**Exercise:**
Nothing should change. Output the data exactly.

**Listed records:**
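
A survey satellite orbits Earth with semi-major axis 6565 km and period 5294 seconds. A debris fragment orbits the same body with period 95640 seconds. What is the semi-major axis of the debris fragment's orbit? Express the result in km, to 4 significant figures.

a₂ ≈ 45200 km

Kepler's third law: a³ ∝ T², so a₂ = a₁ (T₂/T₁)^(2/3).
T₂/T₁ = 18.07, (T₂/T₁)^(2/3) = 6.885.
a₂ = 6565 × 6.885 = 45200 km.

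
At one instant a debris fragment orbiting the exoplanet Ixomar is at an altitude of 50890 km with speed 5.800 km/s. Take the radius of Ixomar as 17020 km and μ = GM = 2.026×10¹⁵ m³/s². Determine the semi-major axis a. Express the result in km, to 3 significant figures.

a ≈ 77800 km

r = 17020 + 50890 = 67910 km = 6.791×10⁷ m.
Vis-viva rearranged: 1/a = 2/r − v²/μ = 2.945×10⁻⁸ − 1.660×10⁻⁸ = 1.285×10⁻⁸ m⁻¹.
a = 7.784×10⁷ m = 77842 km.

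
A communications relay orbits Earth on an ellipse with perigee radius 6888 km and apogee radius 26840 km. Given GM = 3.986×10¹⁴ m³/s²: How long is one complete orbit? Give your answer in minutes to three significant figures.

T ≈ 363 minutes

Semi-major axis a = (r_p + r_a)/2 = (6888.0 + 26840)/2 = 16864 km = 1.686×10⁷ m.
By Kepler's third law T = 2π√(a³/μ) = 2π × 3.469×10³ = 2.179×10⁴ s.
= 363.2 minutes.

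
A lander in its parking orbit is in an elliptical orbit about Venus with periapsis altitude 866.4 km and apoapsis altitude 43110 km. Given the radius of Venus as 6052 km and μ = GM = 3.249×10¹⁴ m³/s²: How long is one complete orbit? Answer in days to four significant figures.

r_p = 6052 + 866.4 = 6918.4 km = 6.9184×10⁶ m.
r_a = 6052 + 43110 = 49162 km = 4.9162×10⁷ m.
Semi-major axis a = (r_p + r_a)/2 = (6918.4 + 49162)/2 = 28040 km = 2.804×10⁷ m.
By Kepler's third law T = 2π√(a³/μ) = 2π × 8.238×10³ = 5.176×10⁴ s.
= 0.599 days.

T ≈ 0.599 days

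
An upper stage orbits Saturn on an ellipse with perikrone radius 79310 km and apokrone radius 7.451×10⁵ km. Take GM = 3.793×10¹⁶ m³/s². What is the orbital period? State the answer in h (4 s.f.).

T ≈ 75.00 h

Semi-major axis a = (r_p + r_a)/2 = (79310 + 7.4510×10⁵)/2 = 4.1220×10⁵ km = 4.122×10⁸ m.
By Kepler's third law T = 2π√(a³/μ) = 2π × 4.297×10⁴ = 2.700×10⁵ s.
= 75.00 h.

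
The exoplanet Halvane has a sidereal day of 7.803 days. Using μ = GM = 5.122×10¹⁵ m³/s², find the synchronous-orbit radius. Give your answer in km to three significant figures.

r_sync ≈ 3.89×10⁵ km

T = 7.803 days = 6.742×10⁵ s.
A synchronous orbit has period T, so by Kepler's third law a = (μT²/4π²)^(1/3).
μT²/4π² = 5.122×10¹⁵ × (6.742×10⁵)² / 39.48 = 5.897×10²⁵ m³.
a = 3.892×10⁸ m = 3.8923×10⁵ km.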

**Solution to the exercise:**
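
A survey satellite orbits Earth with semi-major axis 6565 km and period 5294 seconds. A debris fragment orbits the same body with period 95640 seconds. What is the semi-major axis of the debris fragment's orbit? Express the result in km, to 4 significant figures.

a₂ ≈ 45200 km

Kepler's third law: a³ ∝ T², so a₂ = a₁ (T₂/T₁)^(2/3).
T₂/T₁ = 18.07, (T₂/T₁)^(2/3) = 6.885.
a₂ = 6565 × 6.885 = 45200 km.

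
At one instant a debris fragment orbiting the exoplanet Ixomar is at an altitude of 50890 km with speed 5.800 km/s. Take the radius of Ixomar as 17020 km and μ = GM = 2.026×10¹⁵ m³/s². Determine the semi-major axis a. Express the result in km, to 3 significant figures.

a ≈ 77800 km

r = 17020 + 50890 = 67910 km = 6.791×10⁷ m.
Vis-viva rearranged: 1/a = 2/r − v²/μ = 2.945×10⁻⁸ − 1.660×10⁻⁸ = 1.285×10⁻⁸ m⁻¹.
a = 7.784×10⁷ m = 77842 km.

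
A communications relay orbits Earth on an ellipse with perigee radius 6888 km and apogee radius 26840 km. Given GM = 3.986×10¹⁴ m³/s²: How long is one complete orbit? Give your answer in minutes to three significant figures.

T ≈ 363 minutes

Semi-major axis a = (r_p + r_a)/2 = (6888.0 + 26840)/2 = 16864 km = 1.686×10⁷ m.
By Kepler's third law T = 2π√(a³/μ) = 2π × 3.469×10³ = 2.179×10⁴ s.
= 363.2 minutes.

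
A lander in its parking orbit is in an elliptical orbit about Venus with periapsis altitude 866.4 km and apoapsis altitude 43110 km. Given the radius of Venus as 6052 km and μ = GM = 3.249×10¹⁴ m³/s²: How long is one complete orbit? Answer in days to four significant figures.

r_p = 6052 + 866.4 = 6918.4 km = 6.9184×10⁶ m.
r_a = 6052 + 43110 = 49162 km = 4.9162×10⁷ m.
Semi-major axis a = (r_p + r_a)/2 = (6918.4 + 49162)/2 = 28040 km = 2.804×10⁷ m.
By Kepler's third law T = 2π√(a³/μ) = 2π × 8.238×10³ = 5.176×10⁴ s.
= 0.599 days.

T ≈ 0.599 days

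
An upper stage orbits Saturn on an ellipse with perikrone radius 79310 km and apokrone radius 7.451×10⁵ km. Take GM = 3.793×10¹⁶ m³/s². What is the orbital period? State the answer in h (4 s.f.).

T ≈ 75.00 h

Semi-major axis a = (r_p + r_a)/2 = (79310 + 7.4510×10⁵)/2 = 4.1220×10⁵ km = 4.122×10⁸ m.
By Kepler's third law T = 2π√(a³/μ) = 2π × 4.297×10⁴ = 2.700×10⁵ s.
= 75.00 h.

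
The exoplanet Halvane has a sidereal day of 7.803 days. Using μ = GM = 5.122×10¹⁵ m³/s², find the synchronous-orbit radius. Give your answer in km to three significant figures.

r_sync ≈ 3.89×10⁵ km

T = 7.803 days = 6.742×10⁵ s.
A synchronous orbit has period T, so by Kepler's third law a = (μT²/4π²)^(1/3).
μT²/4π² = 5.122×10¹⁵ × (6.742×10⁵)² / 39.48 = 5.897×10²⁵ m³.
a = 3.892×10⁸ m = 3.8923×10⁵ km.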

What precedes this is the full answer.